## EXERCISE BRIEF
Each line from the one that contains "Let X = (384243" through the end of the entries should be repeated exactly, with nothing added.

•••••

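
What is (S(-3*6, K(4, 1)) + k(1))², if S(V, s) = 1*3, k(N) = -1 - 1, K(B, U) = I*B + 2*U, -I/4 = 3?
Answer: 1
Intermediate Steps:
I = -12 (I = -4*3 = -12)
K(B, U) = -12*B + 2*U
k(N) = -2
S(V, s) = 3
(S(-3*6, K(4, 1)) + k(1))² = (3 - 2)² = 1² = 1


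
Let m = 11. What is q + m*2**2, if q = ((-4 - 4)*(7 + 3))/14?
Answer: 268/7 ≈ 38.286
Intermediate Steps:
q = -40/7 (q = -8*10*(1/14) = -80*1/14 = -40/7 ≈ -5.7143)
q + m*2**2 = -40/7 + 11*2**2 = -40/7 + 11*4 = -40/7 + 44 = 268/7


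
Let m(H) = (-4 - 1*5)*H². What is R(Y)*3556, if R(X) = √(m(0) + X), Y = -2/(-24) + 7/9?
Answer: 1778*√31/3 ≈ 3299.8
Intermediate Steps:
m(H) = -9*H² (m(H) = (-4 - 5)*H² = -9*H²)
Y = 31/36 (Y = -2*(-1/24) + 7*(⅑) = 1/12 + 7/9 = 31/36 ≈ 0.86111)
R(X) = √X (R(X) = √(-9*0² + X) = √(-9*0 + X) = √(0 + X) = √X)
R(Y)*3556 = √(31/36)*3556 = (√31/6)*3556 = 1778*√31/3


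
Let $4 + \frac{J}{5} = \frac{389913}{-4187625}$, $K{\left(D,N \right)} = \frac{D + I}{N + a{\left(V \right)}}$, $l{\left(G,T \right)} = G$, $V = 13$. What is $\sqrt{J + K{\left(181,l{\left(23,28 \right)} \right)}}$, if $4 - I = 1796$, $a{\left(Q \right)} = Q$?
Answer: $\frac{9 i \sqrt{10040126863}}{111670} \approx 8.0756 i$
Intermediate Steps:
$I = -1792$ ($I = 4 - 1796 = -1792$)
$K{\left(D,N \right)} = \frac{-1792 + D}{13 + N}$ ($K{\left(D,N \right)} = \frac{D - 1792}{N + 13} = \frac{-1792 + D}{13 + N}$)
$J = - \frac{5713471}{279175}$ ($J = -20 + 5 \frac{389913}{-4187625} = -20 + 5 \cdot 389913 \left(- \frac{1}{4187625}\right) = -20 + 5 \left(- \frac{129971}{1395875}\right) = -20 - \frac{129971}{279175} = - \frac{5713471}{279175} \approx -20.466$)
$\sqrt{J + K{\left(181,l{\left(23,28 \right)} \right)}} = \sqrt{- \frac{5713471}{279175} + \frac{-1792 + 181}{13 + 23}} = \sqrt{- \frac{5713471}{279175} + \frac{1}{36} \left(-1611\right)} = \sqrt{- \frac{5713471}{279175} - \frac{179}{4}} = \sqrt{- \frac{72826209}{1116700}} = \frac{9 i \sqrt{10040126863}}{111670}$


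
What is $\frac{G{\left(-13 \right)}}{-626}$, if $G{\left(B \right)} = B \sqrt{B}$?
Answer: $\frac{13 i \sqrt{13}}{626} \approx 0.074876 i$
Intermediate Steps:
$G{\left(B \right)} = B^{\frac{3}{2}}$
$\frac{G{\left(-13 \right)}}{-626} = \frac{\left(-13\right)^{\frac{3}{2}}}{-626} = - 13 i \sqrt{13} \left(- \frac{1}{626}\right) = \frac{13 i \sqrt{13}}{626}$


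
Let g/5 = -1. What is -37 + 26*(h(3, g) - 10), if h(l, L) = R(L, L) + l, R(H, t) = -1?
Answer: -245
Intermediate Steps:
g = -5 (g = 5*(-1) = -5)
h(l, L) = -1 + l
-37 + 26*(h(3, g) - 10) = -37 + 26*((-1 + 3) - 10) = -37 + 26*(2 - 10) = -37 + 26*(-8) = -37 - 208 = -245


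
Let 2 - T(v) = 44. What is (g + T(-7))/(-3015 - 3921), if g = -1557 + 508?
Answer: 1091/6936 ≈ 0.15730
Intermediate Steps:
T(v) = -42 (T(v) = 2 - 1*44 = 2 - 44 = -42)
g = -1049
(g + T(-7))/(-3015 - 3921) = (-1049 - 42)/(-3015 - 3921) = -1091/(-6936) = -1091*(-1/6936) = 1091/6936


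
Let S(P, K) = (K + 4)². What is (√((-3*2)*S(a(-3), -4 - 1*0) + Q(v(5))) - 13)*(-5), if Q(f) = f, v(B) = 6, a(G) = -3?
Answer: 65 - 5*√6 ≈ 52.753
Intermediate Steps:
S(P, K) = (4 + K)²
(√((-3*2)*S(a(-3), -4 - 1*0) + Q(v(5))) - 13)*(-5) = (√((-3*2)*(4 + (-4 - 1*0))² + 6) - 13)*(-5) = (√(-6*(4 + (-4 + 0))² + 6) - 13)*(-5) = (√(-6*(4 - 4)² + 6) - 13)*(-5) = (√(-6*0² + 6) - 13)*(-5) = (√(-6*0 + 6) - 13)*(-5) = (√(0 + 6) - 13)*(-5) = (√6 - 13)*(-5) = (-13 + √6)*(-5) = 65 - 5*√6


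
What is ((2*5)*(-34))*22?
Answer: -7480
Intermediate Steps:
((2*5)*(-34))*22 = (10*(-34))*22 = -340*22 = -7480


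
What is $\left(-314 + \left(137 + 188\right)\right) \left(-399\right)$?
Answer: $-4389$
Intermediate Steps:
$\left(-314 + \left(137 + 188\right)\right) \left(-399\right) = \left(-314 + 325\right) \left(-399\right) = 11 \left(-399\right) = -4389$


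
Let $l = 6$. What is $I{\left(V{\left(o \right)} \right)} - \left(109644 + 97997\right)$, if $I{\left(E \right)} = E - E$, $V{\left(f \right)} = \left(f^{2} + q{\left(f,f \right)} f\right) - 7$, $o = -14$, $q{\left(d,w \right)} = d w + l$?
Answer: $-207641$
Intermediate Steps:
$q{\left(d,w \right)} = 6 + d w$ ($q{\left(d,w \right)} = d w + 6 = 6 + d w$)
$V{\left(f \right)} = -7 + f^{2} + f \left(6 + f^{2}\right)$ ($V{\left(f \right)} = \left(f^{2} + \left(6 + f f\right) f\right) - 7 = \left(f^{2} + \left(6 + f^{2}\right) f\right) - 7 = \left(f^{2} + f \left(6 + f^{2}\right)\right) - 7 = -7 + f^{2} + f \left(6 + f^{2}\right)$)
$I{\left(E \right)} = 0$
$I{\left(V{\left(o \right)} \right)} - \left(109644 + 97997\right) = 0 - \left(109644 + 97997\right) = 0 - 207641 = -207641$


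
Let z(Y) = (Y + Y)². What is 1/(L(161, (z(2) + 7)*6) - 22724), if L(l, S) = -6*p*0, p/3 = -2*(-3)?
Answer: -1/22724 ≈ -4.4006e-5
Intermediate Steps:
p = 18 (p = 3*(-2*(-3)) = 3*6 = 18)
z(Y) = 4*Y² (z(Y) = (2*Y)² = 4*Y²)
L(l, S) = 0 (L(l, S) = -6*18*0 = -108*0 = 0)
1/(L(161, (z(2) + 7)*6) - 22724) = 1/(0 - 22724) = 1/(-22724) = -1/22724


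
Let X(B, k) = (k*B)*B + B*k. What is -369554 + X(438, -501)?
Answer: -96702836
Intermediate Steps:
X(B, k) = B*k + k*B² (X(B, k) = (B*k)*B + B*k = k*B² + B*k = B*k + k*B²)
-369554 + X(438, -501) = -369554 + 438*(-501)*(1 + 438) = -369554 + 438*(-501)*439 = -369554 - 96333282 = -96702836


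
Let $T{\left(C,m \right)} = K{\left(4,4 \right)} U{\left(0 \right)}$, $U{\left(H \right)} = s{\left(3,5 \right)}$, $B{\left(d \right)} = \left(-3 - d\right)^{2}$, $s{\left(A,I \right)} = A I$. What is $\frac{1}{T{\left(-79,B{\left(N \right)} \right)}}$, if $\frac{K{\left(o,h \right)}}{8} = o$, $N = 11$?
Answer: $\frac{1}{480} \approx 0.0020833$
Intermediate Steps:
$U{\left(H \right)} = 15$ ($U{\left(H \right)} = 3 \cdot 5 = 15$)
$K{\left(o,h \right)} = 8 o$
$T{\left(C,m \right)} = 480$ ($T{\left(C,m \right)} = 8 \cdot 4 \cdot 15 = 32 \cdot 15 = 480$)
$\frac{1}{T{\left(-79,B{\left(N \right)} \right)}} = \frac{1}{480}$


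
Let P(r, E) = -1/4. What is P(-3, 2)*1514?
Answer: -757/2 ≈ -378.50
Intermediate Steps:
P(r, E) = -¼ (P(r, E) = -1*¼ = -¼)
P(-3, 2)*1514 = -¼*1514 = -757/2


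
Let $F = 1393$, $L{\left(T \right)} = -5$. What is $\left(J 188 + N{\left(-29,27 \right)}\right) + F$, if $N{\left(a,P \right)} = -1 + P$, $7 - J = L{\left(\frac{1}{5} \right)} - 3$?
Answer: $4239$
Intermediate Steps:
$J = 15$ ($J = 7 - \left(-5 - 3\right) = 7 - -8 = 7 + 8 = 15$)
$\left(J 188 + N{\left(-29,27 \right)}\right) + F = \left(15 \cdot 188 + \left(-1 + 27\right)\right) + 1393 = \left(2820 + 26\right) + 1393 = 2846 + 1393 = 4239$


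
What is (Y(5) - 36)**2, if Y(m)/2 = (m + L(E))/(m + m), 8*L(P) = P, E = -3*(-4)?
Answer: 120409/100 ≈ 1204.1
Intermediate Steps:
E = 12
L(P) = P/8
Y(m) = (3/2 + m)/m (Y(m) = 2*((m + (1/8)*12)/(m + m)) = 2*((m + 3/2)/((2*m))) = 2*((3/2 + m)*(1/(2*m))) = 2*((3/2 + m)/(2*m)) = (3/2 + m)/m)
(Y(5) - 36)**2 = ((3/2 + 5)/5 - 36)**2 = ((1/5)*(13/2) - 36)**2 = (13/10 - 36)**2 = (-347/10)**2 = 120409/100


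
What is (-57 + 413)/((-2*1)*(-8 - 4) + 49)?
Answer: 356/73 ≈ 4.8767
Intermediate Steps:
(-57 + 413)/((-2*1)*(-8 - 4) + 49) = 356/(-2*(-12) + 49) = 356/(24 + 49) = 356/73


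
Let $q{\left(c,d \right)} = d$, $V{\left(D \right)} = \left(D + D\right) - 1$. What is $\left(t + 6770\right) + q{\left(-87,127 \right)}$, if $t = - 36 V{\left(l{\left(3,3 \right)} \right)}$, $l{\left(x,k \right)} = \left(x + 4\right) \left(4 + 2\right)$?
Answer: $3909$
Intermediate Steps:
$l{\left(x,k \right)} = 24 + 6 x$ ($l{\left(x,k \right)} = \left(4 + x\right) 6 = 24 + 6 x$)
$V{\left(D \right)} = -1 + 2 D$ ($V{\left(D \right)} = 2 D - 1 = -1 + 2 D$)
$t = -2988$ ($t = - 36 \left(-1 + 2 \left(24 + 6 \cdot 3\right)\right) = - 36 \left(-1 + 2 \left(24 + 18\right)\right) = - 36 \left(-1 + 2 \cdot 42\right) = - 36 \left(-1 + 84\right) = \left(-36\right) 83 = -2988$)
$\left(t + 6770\right) + q{\left(-87,127 \right)} = \left(-2988 + 6770\right) + 127 = 3782 + 127 = 3909$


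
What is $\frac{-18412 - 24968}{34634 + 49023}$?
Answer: $- \frac{43380}{83657} \approx -0.51855$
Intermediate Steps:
$\frac{-18412 - 24968}{34634 + 49023} = - \frac{43380}{83657}$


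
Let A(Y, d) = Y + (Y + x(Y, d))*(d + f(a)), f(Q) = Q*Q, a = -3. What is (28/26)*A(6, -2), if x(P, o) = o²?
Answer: 1064/13 ≈ 81.846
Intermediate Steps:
f(Q) = Q²
A(Y, d) = Y + (9 + d)*(Y + d²) (A(Y, d) = Y + (Y + d²)*(d + (-3)²) = Y + (Y + d²)*(d + 9) = Y + (Y + d²)*(9 + d) = Y + (9 + d)*(Y + d²))
(28/26)*A(6, -2) = (28/26)*((-2)³ + 9*(-2)² + 10*6 + 6*(-2)) = (28*(1/26))*(-8 + 9*4 + 60 - 12) = 14*(-8 + 36 + 60 - 12)/13 = (14/13)*76 = 1064/13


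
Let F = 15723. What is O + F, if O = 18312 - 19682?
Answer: 14353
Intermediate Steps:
O = -1370
O + F = -1370 + 15723 = 14353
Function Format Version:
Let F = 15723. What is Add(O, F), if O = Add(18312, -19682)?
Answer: 14353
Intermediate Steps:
O = -1370
Add(O, F) = Add(-1370, 15723) = 14353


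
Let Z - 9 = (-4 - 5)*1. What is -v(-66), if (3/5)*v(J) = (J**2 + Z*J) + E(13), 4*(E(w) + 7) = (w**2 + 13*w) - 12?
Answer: -44305/6 ≈ -7384.2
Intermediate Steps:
Z = 0 (Z = 9 + (-4 - 5)*1 = 9 - 9*1 = 9 - 9 = 0)
E(w) = -10 + w**2/4 + 13*w/4 (E(w) = -7 + ((w**2 + 13*w) - 12)/4 = -7 + (-12 + w**2 + 13*w)/4 = -7 + (-3 + w**2/4 + 13*w/4) = -10 + w**2/4 + 13*w/4)
v(J) = 745/6 + 5*J**2/3 (v(J) = 5*((J**2 + 0*J) + (-10 + (1/4)*13**2 + (13/4)*13))/3 = 5*((J**2 + 0) + (-10 + (1/4)*169 + 169/4))/3 = 5*(J**2 + (-10 + 169/4 + 169/4))/3 = 5*(J**2 + 149/2)/3 = 5*(149/2 + J**2)/3 = 745/6 + 5*J**2/3)
-v(-66) = -(745/6 + (5/3)*(-66)**2) = -(745/6 + (5/3)*4356) = -(745/6 + 7260) = -1*44305/6 = -44305/6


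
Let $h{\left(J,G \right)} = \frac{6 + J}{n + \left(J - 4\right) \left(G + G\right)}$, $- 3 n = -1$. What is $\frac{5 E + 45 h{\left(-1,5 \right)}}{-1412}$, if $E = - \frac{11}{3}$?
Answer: $\frac{2555}{157791} \approx 0.016192$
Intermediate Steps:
$n = \frac{1}{3}$ ($n = \left(- \frac{1}{3}\right) \left(-1\right) = \frac{1}{3} \approx 0.33333$)
$E = - \frac{11}{3}$ ($E = \left(-11\right) \frac{1}{3} = - \frac{11}{3} \approx -3.6667$)
$h{\left(J,G \right)} = \frac{6 + J}{\frac{1}{3} + 2 G \left(-4 + J\right)}$ ($h{\left(J,G \right)} = \frac{6 + J}{\frac{1}{3} + \left(J - 4\right) \left(G + G\right)} = \frac{6 + J}{\frac{1}{3} + \left(-4 + J\right) 2 G} = \frac{6 + J}{\frac{1}{3} + 2 G \left(-4 + J\right)}$)
$\frac{5 E + 45 h{\left(-1,5 \right)}}{-1412} = \frac{5 \left(- \frac{11}{3}\right) + 45 \frac{3 \left(6 - 1\right)}{1 - 120 + 6 \cdot 5 \left(-1\right)}}{-1412} = \left(- \frac{55}{3} + 45 \cdot 3 \frac{1}{1 - 120 - 30} \cdot 5\right) \left(- \frac{1}{1412}\right) = \left(- \frac{55}{3} + 45 \cdot 3 \frac{1}{-149} \cdot 5\right) \left(- \frac{1}{1412}\right) = \left(- \frac{55}{3} + 45 \cdot 3 \left(- \frac{1}{149}\right) 5\right) \left(- \frac{1}{1412}\right) = \left(- \frac{55}{3} + 45 \left(- \frac{15}{149}\right)\right) \left(- \frac{1}{1412}\right) = \left(- \frac{55}{3} - \frac{675}{149}\right) \left(- \frac{1}{1412}\right) = \left(- \frac{10220}{447}\right) \left(- \frac{1}{1412}\right) = \frac{2555}{157791}$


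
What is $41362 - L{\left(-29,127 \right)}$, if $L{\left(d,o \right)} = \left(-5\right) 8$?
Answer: $41402$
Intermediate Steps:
$L{\left(d,o \right)} = -40$
$41362 - L{\left(-29,127 \right)} = 41362 - -40 = 41362 + 40 = 41402$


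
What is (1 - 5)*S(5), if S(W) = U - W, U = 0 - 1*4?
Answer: 36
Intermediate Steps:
U = -4 (U = 0 - 4 = -4)
S(W) = -4 - W
(1 - 5)*S(5) = (1 - 5)*(-4 - 1*5) = -4*(-4 - 5) = -4*(-9) = 36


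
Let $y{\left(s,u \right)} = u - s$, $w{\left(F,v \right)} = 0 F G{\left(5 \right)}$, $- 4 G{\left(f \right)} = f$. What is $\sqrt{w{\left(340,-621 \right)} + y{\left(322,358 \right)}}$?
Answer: $6$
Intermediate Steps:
$G{\left(f \right)} = - \frac{f}{4}$
$w{\left(F,v \right)} = 0$ ($w{\left(F,v \right)} = 0 F \left(\left(- \frac{1}{4}\right) 5\right) = 0 \left(- \frac{5}{4}\right) = 0$)
$\sqrt{w{\left(340,-621 \right)} + y{\left(322,358 \right)}} = \sqrt{0 + \left(358 - 322\right)} = \sqrt{0 + 36} = \sqrt{36} = 6$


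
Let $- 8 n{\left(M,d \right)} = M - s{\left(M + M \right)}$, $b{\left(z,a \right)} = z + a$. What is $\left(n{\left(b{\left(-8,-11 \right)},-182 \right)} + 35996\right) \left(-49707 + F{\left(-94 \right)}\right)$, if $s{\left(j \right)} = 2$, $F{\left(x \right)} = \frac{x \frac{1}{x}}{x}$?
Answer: $- \frac{1345616794951}{752} \approx -1.7894 \cdot 10^{9}$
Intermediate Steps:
$b{\left(z,a \right)} = a + z$
$F{\left(x \right)} = \frac{1}{x}$ ($F{\left(x \right)} = 1 \frac{1}{x} = \frac{1}{x}$)
$n{\left(M,d \right)} = \frac{1}{4} - \frac{M}{8}$ ($n{\left(M,d \right)} = - \frac{M - 2}{8} = - \frac{-2 + M}{8} = \frac{1}{4} - \frac{M}{8}$)
$\left(n{\left(b{\left(-8,-11 \right)},-182 \right)} + 35996\right) \left(-49707 + F{\left(-94 \right)}\right) = \left(\left(\frac{1}{4} - \frac{-11 - 8}{8}\right) + 35996\right) \left(-49707 + \frac{1}{-94}\right) = \left(\left(\frac{1}{4} - - \frac{19}{8}\right) + 35996\right) \left(-49707 - \frac{1}{94}\right) = \left(\left(\frac{1}{4} + \frac{19}{8}\right) + 35996\right) \left(- \frac{4672459}{94}\right) = \left(\frac{21}{8} + 35996\right) \left(- \frac{4672459}{94}\right) = \frac{287989}{8} \left(- \frac{4672459}{94}\right) = - \frac{1345616794951}{752}$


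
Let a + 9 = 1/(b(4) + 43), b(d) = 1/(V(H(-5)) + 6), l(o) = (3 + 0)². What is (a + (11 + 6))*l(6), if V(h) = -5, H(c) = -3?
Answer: 3177/44 ≈ 72.205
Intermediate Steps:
l(o) = 9 (l(o) = 3² = 9)
b(d) = 1 (b(d) = 1/(-5 + 6) = 1/1 = 1)
a = -395/44 (a = -9 + 1/(1 + 43) = -9 + 1/44 = -395/44 ≈ -8.9773)
(a + (11 + 6))*l(6) = (-395/44 + (11 + 6))*9 = (-395/44 + 17)*9 = (353/44)*9 = 3177/44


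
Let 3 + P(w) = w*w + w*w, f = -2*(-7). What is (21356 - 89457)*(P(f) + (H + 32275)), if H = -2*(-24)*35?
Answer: -2338860744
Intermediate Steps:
f = 14
H = 1680 (H = 48*35 = 1680)
P(w) = -3 + 2*w² (P(w) = -3 + (w*w + w*w) = -3 + (w² + w²) = -3 + 2*w²)
(21356 - 89457)*(P(f) + (H + 32275)) = (21356 - 89457)*((-3 + 2*14²) + (1680 + 32275)) = -68101*((-3 + 2*196) + 33955) = -68101*((-3 + 392) + 33955) = -68101*(389 + 33955) = -68101*34344 = -2338860744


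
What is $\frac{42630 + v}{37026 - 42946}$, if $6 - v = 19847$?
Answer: $- \frac{22789}{5920} \approx -3.8495$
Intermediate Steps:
$v = -19841$ ($v = 6 - 19847 = -19841$)
$\frac{42630 + v}{37026 - 42946} = \frac{42630 - 19841}{37026 - 42946} = \frac{22789}{-5920} = 22789 \left(- \frac{1}{5920}\right) = - \frac{22789}{5920}$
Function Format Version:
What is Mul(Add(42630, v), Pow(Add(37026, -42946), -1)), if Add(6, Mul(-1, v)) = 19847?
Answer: Rational(-22789, 5920) ≈ -3.8495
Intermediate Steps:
v = -19841 (v = Add(6, Mul(-1, 19847)) = Add(6, -19847) = -19841)
Mul(Add(42630, v), Pow(Add(37026, -42946), -1)) = Mul(Add(42630, -19841), Pow(Add(37026, -42946), -1)) = Mul(22789, Pow(-5920, -1)) = Mul(22789, Rational(-1, 5920)) = Rational(-22789, 5920)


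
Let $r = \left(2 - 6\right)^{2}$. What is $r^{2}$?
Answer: $256$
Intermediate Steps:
$r = 16$ ($r = \left(-4\right)^{2} = 16$)
$r^{2} = 16^{2} = 256$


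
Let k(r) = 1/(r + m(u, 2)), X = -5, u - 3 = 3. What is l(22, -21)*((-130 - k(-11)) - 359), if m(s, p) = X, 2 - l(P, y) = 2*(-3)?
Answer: -7823/2 ≈ -3911.5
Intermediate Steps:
l(P, y) = 8 (l(P, y) = 2 - 2*(-3) = 2 - 1*(-6) = 2 + 6 = 8)
u = 6 (u = 3 + 3 = 6)
m(s, p) = -5
k(r) = 1/(-5 + r) (k(r) = 1/(r - 5) = 1/(-5 + r))
l(22, -21)*((-130 - k(-11)) - 359) = 8*((-130 - 1/(-5 - 11)) - 359) = 8*((-130 - 1/(-16)) - 359) = 8*((-130 - 1*(-1/16)) - 359) = 8*((-130 + 1/16) - 359) = 8*(-2079/16 - 359) = 8*(-7823/16) = -7823/2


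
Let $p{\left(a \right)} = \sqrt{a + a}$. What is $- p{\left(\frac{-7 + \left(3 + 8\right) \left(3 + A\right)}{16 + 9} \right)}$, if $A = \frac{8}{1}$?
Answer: $- \frac{2 \sqrt{57}}{5} \approx -3.0199$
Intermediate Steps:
$A = 8$ ($A = 8 \cdot 1 = 8$)
$p{\left(a \right)} = \sqrt{2} \sqrt{a}$ ($p{\left(a \right)} = \sqrt{2 a} = \sqrt{2} \sqrt{a}$)
$- p{\left(\frac{-7 + \left(3 + 8\right) \left(3 + A\right)}{16 + 9} \right)} = - \sqrt{2} \sqrt{\frac{-7 + \left(3 + 8\right) \left(3 + 8\right)}{16 + 9}} = - \sqrt{2} \sqrt{\frac{-7 + 11 \cdot 11}{25}} = - \sqrt{2} \sqrt{\left(-7 + 121\right) \frac{1}{25}} = - \sqrt{2} \sqrt{114 \cdot \frac{1}{25}} = - \sqrt{2} \sqrt{\frac{114}{25}} = - \sqrt{2} \frac{\sqrt{114}}{5} = - \frac{2 \sqrt{57}}{5}$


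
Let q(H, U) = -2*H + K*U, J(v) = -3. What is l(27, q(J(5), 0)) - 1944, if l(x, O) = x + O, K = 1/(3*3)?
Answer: -1911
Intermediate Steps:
K = ⅑ (K = 1/9 = ⅑ ≈ 0.11111)
q(H, U) = -2*H + U/9
l(x, O) = O + x
l(27, q(J(5), 0)) - 1944 = ((-2*(-3) + (⅑)*0) + 27) - 1944 = ((6 + 0) + 27) - 1944 = (6 + 27) - 1944 = 33 - 1944 = -1911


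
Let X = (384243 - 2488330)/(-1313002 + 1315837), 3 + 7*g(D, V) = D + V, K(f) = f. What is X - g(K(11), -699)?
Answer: -1824232/2835 ≈ -643.47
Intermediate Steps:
g(D, V) = -3/7 + D/7 + V/7 (g(D, V) = -3/7 + (D + V)/7 = -3/7 + (D/7 + V/7) = -3/7 + D/7 + V/7)
X = -2104087/2835 ≈ -742.18
X - g(K(11), -699) = -2104087/2835 - (-3/7 + (⅐)*11 + (⅐)*(-699)) = -2104087/2835 - (-3/7 + 11/7 - 699/7) = -2104087/2835 - 1*(-691/7) = -2104087/2835 + 691/7 = -1824232/2835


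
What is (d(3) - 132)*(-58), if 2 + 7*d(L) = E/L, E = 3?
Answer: 53650/7 ≈ 7664.3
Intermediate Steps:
d(L) = -2/7 + 3/(7*L) (d(L) = -2/7 + (3/L)/7 = -2/7 + 3/(7*L))
(d(3) - 132)*(-58) = ((1/7)*(3 - 2*3)/3 - 132)*(-58) = ((1/7)*(1/3)*(3 - 6) - 132)*(-58) = ((1/7)*(1/3)*(-3) - 132)*(-58) = (-1/7 - 132)*(-58) = -925/7*(-58) = 53650/7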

•••••

## OUTPUT BELOW
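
Let X = (384243 - 2488330)/(-1313002 + 1315837), 3 + 7*g(D, V) = D + V, K(f) = f. What is X - g(K(11), -699)?
Answer: -1824232/2835 ≈ -643.47
Intermediate Steps:
g(D, V) = -3/7 + D/7 + V/7 (g(D, V) = -3/7 + (D + V)/7 = -3/7 + (D/7 + V/7) = -3/7 + D/7 + V/7)
X = -2104087/2835 ≈ -742.18
X - g(K(11), -699) = -2104087/2835 - (-3/7 + (⅐)*11 + (⅐)*(-699)) = -2104087/2835 - (-3/7 + 11/7 - 699/7) = -2104087/2835 - 1*(-691/7) = -2104087/2835 + 691/7 = -1824232/2835


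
What is (d(3) - 132)*(-58), if 2 + 7*d(L) = E/L, E = 3?
Answer: 53650/7 ≈ 7664.3
Intermediate Steps:
d(L) = -2/7 + 3/(7*L) (d(L) = -2/7 + (3/L)/7 = -2/7 + 3/(7*L))
(d(3) - 132)*(-58) = ((1/7)*(3 - 2*3)/3 - 132)*(-58) = ((1/7)*(1/3)*(3 - 6) - 132)*(-58) = ((1/7)*(1/3)*(-3) - 132)*(-58) = (-1/7 - 132)*(-58) = -925/7*(-58) = 53650/7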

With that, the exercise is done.